# Exercise description:
Output the data in full. Keep every entry exactly as written.

# Available records:
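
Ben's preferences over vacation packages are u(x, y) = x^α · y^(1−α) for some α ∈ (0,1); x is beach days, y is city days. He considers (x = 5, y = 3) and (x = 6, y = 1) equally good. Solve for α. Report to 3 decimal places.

Set the two utilities equal: 5^α·3^(1−α) = 6^α·1^(1−α).
Taking logs: α·ln 5 + (1−α)·ln 3 = α·ln 6 + (1−α)·ln 1, i.e. α·-0.182322 = (1−α)·-1.098612.
With A = -0.182322 and B = -1.098612: α·A = (1−α)·B, so α = B/(A+B) = -1.098612/-1.280934 ≈ 0.858.

α ≈ 0.858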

# Result:
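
Ben's preferences over vacation packages are u(x, y) = x^α · y^(1−α) for some α ∈ (0,1); x is beach days, y is city days. He considers (x = 5, y = 3) and (x = 6, y = 1) equally good. Solve for α. Report to 3 decimal places.

Set the two utilities equal: 5^α·3^(1−α) = 6^α·1^(1−α).
Taking logs: α·ln 5 + (1−α)·ln 3 = α·ln 6 + (1−α)·ln 1, i.e. α·-0.182322 = (1−α)·-1.098612.
With A = -0.182322 and B = -1.098612: α·A = (1−α)·B, so α = B/(A+B) = -1.098612/-1.280934 ≈ 0.858.

α ≈ 0.858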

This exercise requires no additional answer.